### Task requirements
Would you please copy each line below that includes the string "Lunose"?

### Source data
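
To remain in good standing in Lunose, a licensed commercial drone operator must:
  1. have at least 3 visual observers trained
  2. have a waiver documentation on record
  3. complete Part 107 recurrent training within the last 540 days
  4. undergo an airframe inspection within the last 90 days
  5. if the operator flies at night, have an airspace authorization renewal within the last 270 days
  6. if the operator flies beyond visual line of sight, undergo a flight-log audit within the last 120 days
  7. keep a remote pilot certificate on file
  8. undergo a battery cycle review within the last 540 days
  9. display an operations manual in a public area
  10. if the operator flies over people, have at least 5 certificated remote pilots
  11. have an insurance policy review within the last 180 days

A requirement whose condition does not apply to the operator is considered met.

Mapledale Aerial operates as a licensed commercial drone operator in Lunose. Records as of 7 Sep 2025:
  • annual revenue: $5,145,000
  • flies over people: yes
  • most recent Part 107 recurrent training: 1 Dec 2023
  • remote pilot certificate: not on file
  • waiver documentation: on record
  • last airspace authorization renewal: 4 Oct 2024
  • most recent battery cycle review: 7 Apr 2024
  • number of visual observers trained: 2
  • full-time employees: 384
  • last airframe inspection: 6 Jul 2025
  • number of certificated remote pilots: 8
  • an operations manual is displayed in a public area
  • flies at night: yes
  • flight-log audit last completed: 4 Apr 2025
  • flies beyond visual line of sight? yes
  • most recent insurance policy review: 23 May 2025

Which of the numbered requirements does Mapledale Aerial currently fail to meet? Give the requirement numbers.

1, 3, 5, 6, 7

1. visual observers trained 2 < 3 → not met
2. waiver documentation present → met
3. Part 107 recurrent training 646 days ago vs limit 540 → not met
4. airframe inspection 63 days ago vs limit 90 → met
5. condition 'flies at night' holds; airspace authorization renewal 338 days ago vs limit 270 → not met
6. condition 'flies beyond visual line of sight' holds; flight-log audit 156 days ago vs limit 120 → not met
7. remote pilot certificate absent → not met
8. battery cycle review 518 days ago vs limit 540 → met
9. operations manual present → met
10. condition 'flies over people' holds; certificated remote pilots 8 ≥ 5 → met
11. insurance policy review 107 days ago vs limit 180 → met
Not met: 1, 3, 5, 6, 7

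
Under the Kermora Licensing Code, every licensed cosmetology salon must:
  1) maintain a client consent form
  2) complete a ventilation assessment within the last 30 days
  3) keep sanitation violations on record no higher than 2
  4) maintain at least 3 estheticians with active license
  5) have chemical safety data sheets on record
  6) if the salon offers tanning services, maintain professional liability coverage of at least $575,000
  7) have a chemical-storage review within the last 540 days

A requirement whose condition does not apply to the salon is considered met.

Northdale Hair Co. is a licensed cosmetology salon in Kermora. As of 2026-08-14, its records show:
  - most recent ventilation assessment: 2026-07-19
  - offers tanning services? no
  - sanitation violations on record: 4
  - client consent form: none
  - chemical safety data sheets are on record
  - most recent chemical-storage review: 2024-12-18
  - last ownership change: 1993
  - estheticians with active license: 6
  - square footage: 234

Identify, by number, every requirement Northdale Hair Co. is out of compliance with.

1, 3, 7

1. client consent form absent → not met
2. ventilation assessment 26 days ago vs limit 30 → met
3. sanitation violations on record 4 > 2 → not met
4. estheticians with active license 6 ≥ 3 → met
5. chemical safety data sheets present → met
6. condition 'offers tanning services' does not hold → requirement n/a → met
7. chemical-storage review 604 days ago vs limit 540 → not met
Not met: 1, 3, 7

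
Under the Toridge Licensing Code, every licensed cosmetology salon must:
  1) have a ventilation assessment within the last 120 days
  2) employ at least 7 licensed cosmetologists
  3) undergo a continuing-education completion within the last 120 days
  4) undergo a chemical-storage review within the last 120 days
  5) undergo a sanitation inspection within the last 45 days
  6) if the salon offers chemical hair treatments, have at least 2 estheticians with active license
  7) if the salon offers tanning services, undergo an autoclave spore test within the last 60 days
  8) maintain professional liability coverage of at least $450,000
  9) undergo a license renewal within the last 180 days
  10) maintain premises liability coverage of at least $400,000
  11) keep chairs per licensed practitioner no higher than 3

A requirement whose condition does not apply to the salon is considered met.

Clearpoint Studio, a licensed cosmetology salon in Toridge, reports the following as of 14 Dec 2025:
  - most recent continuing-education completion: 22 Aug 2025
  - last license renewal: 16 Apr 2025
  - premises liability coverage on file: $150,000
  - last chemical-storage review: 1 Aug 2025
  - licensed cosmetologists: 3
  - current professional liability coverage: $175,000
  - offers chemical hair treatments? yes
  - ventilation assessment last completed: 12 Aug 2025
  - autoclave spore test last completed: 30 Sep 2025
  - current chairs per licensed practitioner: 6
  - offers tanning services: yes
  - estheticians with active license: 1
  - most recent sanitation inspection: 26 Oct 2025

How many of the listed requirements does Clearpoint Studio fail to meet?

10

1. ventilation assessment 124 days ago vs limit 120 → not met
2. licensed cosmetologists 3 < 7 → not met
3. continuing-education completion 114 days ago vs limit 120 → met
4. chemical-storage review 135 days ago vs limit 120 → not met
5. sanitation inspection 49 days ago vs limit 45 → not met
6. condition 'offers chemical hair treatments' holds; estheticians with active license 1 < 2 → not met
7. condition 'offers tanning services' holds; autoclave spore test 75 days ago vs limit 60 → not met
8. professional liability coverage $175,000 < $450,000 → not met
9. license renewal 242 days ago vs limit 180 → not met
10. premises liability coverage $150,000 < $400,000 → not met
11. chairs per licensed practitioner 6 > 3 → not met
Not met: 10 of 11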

...

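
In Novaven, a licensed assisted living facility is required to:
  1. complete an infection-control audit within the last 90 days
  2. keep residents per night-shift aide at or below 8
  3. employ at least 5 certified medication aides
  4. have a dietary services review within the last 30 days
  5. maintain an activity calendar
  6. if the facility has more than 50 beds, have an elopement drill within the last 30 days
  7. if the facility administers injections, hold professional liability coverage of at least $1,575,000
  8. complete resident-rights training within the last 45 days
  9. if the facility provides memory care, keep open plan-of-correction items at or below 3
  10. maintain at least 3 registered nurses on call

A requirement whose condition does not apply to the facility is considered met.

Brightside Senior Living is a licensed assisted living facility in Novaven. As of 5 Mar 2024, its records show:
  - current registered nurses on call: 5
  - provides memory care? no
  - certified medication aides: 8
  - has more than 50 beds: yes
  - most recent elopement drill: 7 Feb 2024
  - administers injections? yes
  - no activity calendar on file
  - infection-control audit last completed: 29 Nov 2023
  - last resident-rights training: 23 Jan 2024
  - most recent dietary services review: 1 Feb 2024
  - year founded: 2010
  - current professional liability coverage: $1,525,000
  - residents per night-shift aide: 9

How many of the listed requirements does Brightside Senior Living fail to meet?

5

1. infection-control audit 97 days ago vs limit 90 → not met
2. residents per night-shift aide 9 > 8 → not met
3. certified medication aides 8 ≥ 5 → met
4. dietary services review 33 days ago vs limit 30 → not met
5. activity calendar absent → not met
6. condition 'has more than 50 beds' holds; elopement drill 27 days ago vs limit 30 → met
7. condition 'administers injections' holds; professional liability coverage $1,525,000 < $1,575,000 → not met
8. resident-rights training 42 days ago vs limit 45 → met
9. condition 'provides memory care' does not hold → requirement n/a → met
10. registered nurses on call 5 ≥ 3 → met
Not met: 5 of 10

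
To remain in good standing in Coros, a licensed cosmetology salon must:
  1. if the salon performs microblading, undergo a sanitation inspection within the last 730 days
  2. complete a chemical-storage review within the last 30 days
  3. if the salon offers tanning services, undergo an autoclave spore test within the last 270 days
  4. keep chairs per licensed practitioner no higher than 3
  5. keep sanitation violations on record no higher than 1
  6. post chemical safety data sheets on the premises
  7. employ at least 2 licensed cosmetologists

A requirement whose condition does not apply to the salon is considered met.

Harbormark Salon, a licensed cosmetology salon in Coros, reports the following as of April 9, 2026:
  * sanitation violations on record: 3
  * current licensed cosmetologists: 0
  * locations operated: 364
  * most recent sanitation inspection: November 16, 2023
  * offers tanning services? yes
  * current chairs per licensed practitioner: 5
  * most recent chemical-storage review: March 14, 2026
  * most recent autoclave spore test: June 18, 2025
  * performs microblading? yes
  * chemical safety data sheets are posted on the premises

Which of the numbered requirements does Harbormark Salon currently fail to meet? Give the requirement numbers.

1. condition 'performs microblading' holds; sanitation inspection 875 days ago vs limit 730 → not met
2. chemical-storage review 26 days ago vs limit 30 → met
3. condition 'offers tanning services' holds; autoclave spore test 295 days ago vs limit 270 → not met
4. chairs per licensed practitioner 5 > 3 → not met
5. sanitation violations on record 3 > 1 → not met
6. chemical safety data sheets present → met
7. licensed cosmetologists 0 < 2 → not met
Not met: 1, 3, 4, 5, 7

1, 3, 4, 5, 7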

### Problem solution
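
To remain in good standing in Lunose, a licensed commercial drone operator must:
Mapledale Aerial operates as a licensed commercial drone operator in Lunose. Records as of 7 Sep 2025: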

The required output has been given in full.